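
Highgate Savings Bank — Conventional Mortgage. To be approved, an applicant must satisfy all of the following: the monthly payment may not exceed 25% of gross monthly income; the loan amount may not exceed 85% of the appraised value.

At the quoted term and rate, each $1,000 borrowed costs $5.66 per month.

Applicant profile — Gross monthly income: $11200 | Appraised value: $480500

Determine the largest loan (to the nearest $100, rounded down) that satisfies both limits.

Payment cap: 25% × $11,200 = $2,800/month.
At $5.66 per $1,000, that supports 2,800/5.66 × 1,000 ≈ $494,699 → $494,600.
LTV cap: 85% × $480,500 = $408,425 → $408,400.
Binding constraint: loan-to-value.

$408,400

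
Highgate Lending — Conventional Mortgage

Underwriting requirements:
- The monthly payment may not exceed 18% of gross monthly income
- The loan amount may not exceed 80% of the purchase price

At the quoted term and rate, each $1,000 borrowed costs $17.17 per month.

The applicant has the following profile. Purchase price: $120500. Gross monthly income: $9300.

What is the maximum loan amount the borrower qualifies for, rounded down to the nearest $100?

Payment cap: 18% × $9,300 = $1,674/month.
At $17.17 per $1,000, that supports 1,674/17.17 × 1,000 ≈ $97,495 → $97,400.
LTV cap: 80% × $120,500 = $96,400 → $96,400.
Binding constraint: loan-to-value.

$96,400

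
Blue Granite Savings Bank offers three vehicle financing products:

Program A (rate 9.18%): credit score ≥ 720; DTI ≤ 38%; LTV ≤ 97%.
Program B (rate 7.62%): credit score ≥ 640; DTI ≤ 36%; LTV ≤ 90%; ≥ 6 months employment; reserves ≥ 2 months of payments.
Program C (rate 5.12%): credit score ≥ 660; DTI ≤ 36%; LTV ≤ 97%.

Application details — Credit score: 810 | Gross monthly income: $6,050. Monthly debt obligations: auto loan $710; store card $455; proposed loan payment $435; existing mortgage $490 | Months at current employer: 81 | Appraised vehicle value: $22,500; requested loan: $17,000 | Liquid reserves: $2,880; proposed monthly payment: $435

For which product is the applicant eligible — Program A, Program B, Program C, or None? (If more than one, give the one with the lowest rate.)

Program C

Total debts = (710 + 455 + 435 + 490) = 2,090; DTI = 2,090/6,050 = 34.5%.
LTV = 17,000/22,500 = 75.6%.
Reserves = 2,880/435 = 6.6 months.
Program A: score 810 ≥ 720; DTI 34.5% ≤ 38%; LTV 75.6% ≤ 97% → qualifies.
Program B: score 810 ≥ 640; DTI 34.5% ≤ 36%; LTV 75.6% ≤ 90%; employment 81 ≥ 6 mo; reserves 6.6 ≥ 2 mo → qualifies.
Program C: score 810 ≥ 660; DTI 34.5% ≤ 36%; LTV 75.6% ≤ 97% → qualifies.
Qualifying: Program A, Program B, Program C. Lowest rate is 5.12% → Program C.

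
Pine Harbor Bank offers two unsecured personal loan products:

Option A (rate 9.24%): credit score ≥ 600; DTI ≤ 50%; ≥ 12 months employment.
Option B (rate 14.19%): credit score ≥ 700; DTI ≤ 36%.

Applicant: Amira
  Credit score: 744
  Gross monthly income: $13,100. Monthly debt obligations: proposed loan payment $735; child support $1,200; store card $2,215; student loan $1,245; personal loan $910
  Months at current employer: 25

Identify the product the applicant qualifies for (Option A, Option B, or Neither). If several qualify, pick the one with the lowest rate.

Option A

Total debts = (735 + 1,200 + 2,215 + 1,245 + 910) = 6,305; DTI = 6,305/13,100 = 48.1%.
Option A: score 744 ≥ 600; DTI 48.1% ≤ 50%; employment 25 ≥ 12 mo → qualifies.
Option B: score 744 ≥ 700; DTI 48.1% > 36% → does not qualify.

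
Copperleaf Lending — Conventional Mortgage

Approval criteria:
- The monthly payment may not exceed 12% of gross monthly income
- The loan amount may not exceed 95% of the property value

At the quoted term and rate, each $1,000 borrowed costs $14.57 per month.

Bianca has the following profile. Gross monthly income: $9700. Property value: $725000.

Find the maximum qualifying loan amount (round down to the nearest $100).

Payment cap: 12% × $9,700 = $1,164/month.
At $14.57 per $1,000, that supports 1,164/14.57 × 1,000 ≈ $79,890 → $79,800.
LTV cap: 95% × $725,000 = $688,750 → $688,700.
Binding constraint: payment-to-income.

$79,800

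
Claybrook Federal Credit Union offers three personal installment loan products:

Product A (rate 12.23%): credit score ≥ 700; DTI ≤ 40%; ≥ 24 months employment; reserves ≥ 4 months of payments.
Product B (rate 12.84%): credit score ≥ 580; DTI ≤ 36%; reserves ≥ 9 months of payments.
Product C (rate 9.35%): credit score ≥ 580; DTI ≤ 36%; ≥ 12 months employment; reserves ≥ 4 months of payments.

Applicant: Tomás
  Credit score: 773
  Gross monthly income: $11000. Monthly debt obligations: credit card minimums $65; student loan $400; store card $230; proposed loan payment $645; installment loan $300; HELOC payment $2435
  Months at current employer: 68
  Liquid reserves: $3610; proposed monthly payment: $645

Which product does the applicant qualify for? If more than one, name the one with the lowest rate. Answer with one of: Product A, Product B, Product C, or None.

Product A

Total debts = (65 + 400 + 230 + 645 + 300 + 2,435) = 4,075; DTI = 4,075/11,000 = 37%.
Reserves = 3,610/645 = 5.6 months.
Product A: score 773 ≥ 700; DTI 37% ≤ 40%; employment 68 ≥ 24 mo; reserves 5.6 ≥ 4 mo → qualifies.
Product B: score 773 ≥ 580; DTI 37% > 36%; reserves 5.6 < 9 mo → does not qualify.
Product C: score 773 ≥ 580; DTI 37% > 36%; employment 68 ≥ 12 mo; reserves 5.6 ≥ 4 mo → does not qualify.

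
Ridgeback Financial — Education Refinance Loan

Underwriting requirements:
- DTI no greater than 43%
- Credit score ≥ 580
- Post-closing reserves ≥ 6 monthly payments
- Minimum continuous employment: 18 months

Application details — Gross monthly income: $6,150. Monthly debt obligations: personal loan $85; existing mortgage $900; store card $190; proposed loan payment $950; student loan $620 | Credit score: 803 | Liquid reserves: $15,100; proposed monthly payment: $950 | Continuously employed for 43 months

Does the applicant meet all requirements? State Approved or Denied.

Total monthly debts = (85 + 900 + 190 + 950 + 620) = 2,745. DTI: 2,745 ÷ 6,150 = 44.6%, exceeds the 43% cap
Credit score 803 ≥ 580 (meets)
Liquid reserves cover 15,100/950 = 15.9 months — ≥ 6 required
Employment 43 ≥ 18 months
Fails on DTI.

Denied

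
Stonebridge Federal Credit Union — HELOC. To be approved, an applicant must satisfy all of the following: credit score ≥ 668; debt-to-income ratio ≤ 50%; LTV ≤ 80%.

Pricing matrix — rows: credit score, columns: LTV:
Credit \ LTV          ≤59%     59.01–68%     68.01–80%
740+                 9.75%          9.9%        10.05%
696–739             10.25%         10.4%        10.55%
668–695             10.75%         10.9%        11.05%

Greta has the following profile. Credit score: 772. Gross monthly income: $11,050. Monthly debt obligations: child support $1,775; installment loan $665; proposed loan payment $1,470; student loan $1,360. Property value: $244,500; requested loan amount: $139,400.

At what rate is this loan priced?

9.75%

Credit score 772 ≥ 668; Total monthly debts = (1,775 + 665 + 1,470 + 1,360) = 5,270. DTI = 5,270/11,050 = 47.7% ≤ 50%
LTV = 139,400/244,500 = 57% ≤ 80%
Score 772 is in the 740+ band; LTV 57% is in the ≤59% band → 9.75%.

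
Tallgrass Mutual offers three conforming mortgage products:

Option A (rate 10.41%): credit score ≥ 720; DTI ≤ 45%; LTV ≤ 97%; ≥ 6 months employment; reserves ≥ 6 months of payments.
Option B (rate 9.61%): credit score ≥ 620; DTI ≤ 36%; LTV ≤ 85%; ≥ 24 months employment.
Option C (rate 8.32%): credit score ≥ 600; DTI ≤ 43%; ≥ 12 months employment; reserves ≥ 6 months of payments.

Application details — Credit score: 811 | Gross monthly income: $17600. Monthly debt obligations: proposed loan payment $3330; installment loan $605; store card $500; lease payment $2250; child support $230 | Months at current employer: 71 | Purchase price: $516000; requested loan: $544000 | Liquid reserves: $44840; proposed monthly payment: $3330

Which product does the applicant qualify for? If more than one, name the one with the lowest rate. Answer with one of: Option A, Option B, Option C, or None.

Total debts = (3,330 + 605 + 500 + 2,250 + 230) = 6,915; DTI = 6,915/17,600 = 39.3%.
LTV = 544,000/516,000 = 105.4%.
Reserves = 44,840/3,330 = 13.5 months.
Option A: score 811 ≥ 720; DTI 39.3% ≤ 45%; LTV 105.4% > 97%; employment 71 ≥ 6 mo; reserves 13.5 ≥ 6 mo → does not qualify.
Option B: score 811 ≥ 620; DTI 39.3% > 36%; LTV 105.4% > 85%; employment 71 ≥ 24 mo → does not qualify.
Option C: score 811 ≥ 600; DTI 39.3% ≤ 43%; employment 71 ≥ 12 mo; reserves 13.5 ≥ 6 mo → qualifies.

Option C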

...

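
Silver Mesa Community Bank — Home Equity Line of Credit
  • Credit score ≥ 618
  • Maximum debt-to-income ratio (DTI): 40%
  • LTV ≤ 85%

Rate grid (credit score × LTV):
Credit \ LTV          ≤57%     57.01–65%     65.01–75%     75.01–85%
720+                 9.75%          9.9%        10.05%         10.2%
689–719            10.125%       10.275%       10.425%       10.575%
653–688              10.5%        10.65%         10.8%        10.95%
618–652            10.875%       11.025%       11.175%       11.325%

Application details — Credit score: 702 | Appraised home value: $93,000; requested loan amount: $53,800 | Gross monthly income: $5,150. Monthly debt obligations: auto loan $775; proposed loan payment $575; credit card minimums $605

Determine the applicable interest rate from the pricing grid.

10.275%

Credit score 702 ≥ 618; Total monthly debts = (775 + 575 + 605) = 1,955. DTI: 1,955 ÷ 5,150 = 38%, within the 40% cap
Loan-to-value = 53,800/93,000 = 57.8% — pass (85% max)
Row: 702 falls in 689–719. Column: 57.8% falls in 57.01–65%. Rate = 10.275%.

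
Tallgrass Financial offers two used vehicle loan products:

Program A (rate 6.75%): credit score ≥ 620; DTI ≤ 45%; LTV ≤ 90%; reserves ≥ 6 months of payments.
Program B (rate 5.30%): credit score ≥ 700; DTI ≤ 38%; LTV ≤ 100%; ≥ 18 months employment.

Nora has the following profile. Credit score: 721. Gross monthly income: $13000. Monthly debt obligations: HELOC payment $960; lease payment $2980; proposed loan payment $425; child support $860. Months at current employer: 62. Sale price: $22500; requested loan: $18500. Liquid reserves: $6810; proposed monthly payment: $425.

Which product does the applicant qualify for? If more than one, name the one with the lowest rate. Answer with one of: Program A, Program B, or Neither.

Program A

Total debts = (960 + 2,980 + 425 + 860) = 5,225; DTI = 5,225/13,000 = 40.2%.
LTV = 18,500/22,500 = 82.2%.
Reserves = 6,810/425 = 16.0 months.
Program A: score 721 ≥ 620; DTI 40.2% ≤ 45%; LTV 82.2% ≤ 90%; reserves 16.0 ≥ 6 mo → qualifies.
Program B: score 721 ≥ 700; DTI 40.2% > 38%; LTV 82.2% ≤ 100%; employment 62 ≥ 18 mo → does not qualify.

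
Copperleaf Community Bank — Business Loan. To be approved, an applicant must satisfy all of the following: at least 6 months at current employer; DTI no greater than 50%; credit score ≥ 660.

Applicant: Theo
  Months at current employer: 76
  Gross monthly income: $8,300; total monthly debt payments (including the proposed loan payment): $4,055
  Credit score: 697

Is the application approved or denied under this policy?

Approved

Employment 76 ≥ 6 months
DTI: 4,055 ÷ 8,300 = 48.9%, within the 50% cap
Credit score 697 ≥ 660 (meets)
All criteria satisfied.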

__Exercise objective__
Look through the material for "Conventional". Copy each line that has it.

__Result of this exercise__
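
Highgate Savings Bank — Conventional Mortgage. To be approved, an applicant must satisfy all of the following: the monthly payment may not exceed 25% of gross monthly income; the loan amount may not exceed 85% of the appraised value.
Highgate Lending — Conventional Mortgage
Copperleaf Lending — Conventional Mortgage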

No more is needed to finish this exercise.